* [Assignment] Set down every entry again, exactly as it appears.
== Records provided
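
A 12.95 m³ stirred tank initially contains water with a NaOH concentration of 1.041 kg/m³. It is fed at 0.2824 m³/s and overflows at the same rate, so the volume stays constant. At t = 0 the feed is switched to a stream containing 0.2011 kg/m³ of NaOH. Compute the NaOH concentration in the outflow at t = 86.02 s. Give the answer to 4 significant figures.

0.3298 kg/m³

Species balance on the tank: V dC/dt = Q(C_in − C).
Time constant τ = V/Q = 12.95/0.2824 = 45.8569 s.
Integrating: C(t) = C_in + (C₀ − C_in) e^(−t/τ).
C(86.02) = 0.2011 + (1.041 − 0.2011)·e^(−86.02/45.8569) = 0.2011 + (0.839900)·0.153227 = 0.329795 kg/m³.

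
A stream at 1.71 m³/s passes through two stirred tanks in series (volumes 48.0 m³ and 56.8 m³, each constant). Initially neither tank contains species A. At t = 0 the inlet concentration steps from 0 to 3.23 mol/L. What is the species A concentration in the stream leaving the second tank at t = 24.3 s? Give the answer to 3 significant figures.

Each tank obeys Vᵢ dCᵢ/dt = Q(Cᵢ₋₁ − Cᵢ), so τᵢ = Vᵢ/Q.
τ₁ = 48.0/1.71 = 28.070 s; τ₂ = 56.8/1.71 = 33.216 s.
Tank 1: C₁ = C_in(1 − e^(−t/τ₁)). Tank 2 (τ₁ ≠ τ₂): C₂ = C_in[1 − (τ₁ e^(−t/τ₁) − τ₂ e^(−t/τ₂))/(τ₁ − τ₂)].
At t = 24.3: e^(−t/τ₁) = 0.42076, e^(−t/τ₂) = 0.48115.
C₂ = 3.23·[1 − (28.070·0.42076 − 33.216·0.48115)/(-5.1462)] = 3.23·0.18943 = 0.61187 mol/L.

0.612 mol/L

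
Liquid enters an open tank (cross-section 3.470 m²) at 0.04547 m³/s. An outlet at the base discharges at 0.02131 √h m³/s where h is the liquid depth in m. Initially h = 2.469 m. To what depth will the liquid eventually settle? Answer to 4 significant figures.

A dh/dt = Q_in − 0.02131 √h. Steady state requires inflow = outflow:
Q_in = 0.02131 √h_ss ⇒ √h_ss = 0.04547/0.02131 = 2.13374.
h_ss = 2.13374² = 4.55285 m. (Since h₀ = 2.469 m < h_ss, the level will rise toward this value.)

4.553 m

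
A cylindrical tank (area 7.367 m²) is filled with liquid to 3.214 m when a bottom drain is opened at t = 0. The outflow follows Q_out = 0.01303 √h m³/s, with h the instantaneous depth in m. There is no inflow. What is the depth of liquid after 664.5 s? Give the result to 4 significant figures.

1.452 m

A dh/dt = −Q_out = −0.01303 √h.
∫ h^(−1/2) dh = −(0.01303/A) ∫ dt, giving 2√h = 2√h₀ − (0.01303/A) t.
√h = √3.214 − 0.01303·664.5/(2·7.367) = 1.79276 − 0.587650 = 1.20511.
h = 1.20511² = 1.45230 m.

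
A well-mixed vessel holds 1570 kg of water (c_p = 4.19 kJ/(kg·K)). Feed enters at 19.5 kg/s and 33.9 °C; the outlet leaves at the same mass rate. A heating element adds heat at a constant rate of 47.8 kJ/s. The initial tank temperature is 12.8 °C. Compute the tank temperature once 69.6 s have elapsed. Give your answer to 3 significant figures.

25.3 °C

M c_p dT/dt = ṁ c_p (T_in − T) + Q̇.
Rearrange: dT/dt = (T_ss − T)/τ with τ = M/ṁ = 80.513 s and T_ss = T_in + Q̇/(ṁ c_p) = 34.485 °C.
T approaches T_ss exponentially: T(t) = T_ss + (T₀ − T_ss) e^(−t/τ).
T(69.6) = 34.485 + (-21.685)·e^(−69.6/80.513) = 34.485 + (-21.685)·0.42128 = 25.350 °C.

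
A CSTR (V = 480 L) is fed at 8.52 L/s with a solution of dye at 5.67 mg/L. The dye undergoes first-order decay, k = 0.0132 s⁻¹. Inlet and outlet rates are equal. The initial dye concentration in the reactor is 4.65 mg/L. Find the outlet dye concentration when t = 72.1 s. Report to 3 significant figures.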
====
* [Result for this exercise]
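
A 12.95 m³ stirred tank initially contains water with a NaOH concentration of 1.041 kg/m³. It is fed at 0.2824 m³/s and overflows at the same rate, so the volume stays constant. At t = 0 the feed is switched to a stream containing 0.2011 kg/m³ of NaOH. Compute the NaOH concentration in the outflow at t = 86.02 s. Give the answer to 4 significant figures.

0.3298 kg/m³

Species balance on the tank: V dC/dt = Q(C_in − C).
Time constant τ = V/Q = 12.95/0.2824 = 45.8569 s.
Integrating: C(t) = C_in + (C₀ − C_in) e^(−t/τ).
C(86.02) = 0.2011 + (1.041 − 0.2011)·e^(−86.02/45.8569) = 0.2011 + (0.839900)·0.153227 = 0.329795 kg/m³.

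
A stream at 1.71 m³/s passes through two stirred tanks in series (volumes 48.0 m³ and 56.8 m³, each constant). Initially neither tank contains species A. At t = 0 the inlet concentration steps from 0 to 3.23 mol/L. What is the species A concentration in the stream leaving the second tank at t = 24.3 s? Give the answer to 3 significant figures.

Each tank obeys Vᵢ dCᵢ/dt = Q(Cᵢ₋₁ − Cᵢ), so τᵢ = Vᵢ/Q.
τ₁ = 48.0/1.71 = 28.070 s; τ₂ = 56.8/1.71 = 33.216 s.
Tank 1: C₁ = C_in(1 − e^(−t/τ₁)). Tank 2 (τ₁ ≠ τ₂): C₂ = C_in[1 − (τ₁ e^(−t/τ₁) − τ₂ e^(−t/τ₂))/(τ₁ − τ₂)].
At t = 24.3: e^(−t/τ₁) = 0.42076, e^(−t/τ₂) = 0.48115.
C₂ = 3.23·[1 − (28.070·0.42076 − 33.216·0.48115)/(-5.1462)] = 3.23·0.18943 = 0.61187 mol/L.

0.612 mol/L

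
Liquid enters an open tank (cross-section 3.470 m²) at 0.04547 m³/s. An outlet at the base discharges at 0.02131 √h m³/s where h is the liquid depth in m. Initially h = 2.469 m. To what depth will the liquid eventually settle? Answer to 4 significant figures.

A dh/dt = Q_in − 0.02131 √h. Steady state requires inflow = outflow:
Q_in = 0.02131 √h_ss ⇒ √h_ss = 0.04547/0.02131 = 2.13374.
h_ss = 2.13374² = 4.55285 m. (Since h₀ = 2.469 m < h_ss, the level will rise toward this value.)

4.553 m

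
A cylindrical tank (area 7.367 m²) is filled with liquid to 3.214 m when a bottom drain is opened at t = 0. The outflow follows Q_out = 0.01303 √h m³/s, with h the instantaneous depth in m. There is no inflow. What is the depth of liquid after 664.5 s? Give the result to 4 significant figures.

1.452 m

A dh/dt = −Q_out = −0.01303 √h.
∫ h^(−1/2) dh = −(0.01303/A) ∫ dt, giving 2√h = 2√h₀ − (0.01303/A) t.
√h = √3.214 − 0.01303·664.5/(2·7.367) = 1.79276 − 0.587650 = 1.20511.
h = 1.20511² = 1.45230 m.

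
A well-mixed vessel holds 1570 kg of water (c_p = 4.19 kJ/(kg·K)). Feed enters at 19.5 kg/s and 33.9 °C; the outlet leaves at the same mass rate. A heating element adds heat at a constant rate of 47.8 kJ/s. The initial tank temperature is 12.8 °C. Compute the tank temperature once 69.6 s have elapsed. Give your answer to 3 significant figures.

25.3 °C

M c_p dT/dt = ṁ c_p (T_in − T) + Q̇.
Rearrange: dT/dt = (T_ss − T)/τ with τ = M/ṁ = 80.513 s and T_ss = T_in + Q̇/(ṁ c_p) = 34.485 °C.
T approaches T_ss exponentially: T(t) = T_ss + (T₀ − T_ss) e^(−t/τ).
T(69.6) = 34.485 + (-21.685)·e^(−69.6/80.513) = 34.485 + (-21.685)·0.42128 = 25.350 °C.

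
A CSTR (V = 480 L) is fed at 8.52 L/s with a solution of dye at 5.67 mg/L. The dye undergoes first-order decay, k = 0.0132 s⁻¹. Inlet and outlet rates are equal. The initial dye concentration in the reactor is 4.65 mg/L. Find the outlet dye concentration when t = 72.1 s. Report to 3 significant figures.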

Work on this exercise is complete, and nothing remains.